Task details
What does the data read, word for word, from the line containing "P' = max(0, P" through its final line? Give those lines only.
***** Data *****
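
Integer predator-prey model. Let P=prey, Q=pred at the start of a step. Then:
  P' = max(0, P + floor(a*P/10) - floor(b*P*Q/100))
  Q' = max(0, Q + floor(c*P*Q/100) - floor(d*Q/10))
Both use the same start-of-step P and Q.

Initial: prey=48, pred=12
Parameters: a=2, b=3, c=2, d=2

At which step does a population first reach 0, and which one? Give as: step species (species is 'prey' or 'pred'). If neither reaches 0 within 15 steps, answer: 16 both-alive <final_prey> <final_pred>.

Answer: 4 prey

Derivation:
Step 1: prey: 48+9-17=40; pred: 12+11-2=21
Step 2: prey: 40+8-25=23; pred: 21+16-4=33
Step 3: prey: 23+4-22=5; pred: 33+15-6=42
Step 4: prey: 5+1-6=0; pred: 42+4-8=38
First extinction: prey at step 4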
*****
Expected answer
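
  P' = max(0, P + floor(a*P/10) - floor(b*P*Q/100))
  Q' = max(0, Q + floor(c*P*Q/100) - floor(d*Q/10))
Both use the same start-of-step P and Q.

Initial: prey=48, pred=12
Parameters: a=2, b=3, c=2, d=2

At which step does a population first reach 0, and which one? Give as: step species (species is 'prey' or 'pred'). If neither reaches 0 within 15 steps, answer: 16 both-alive <final_prey> <final_pred>.

Answer: 4 prey

Derivation:
Step 1: prey: 48+9-17=40; pred: 12+11-2=21
Step 2: prey: 40+8-25=23; pred: 21+16-4=33
Step 3: prey: 23+4-22=5; pred: 33+15-6=42
Step 4: prey: 5+1-6=0; pred: 42+4-8=38
First extinction: prey at step 4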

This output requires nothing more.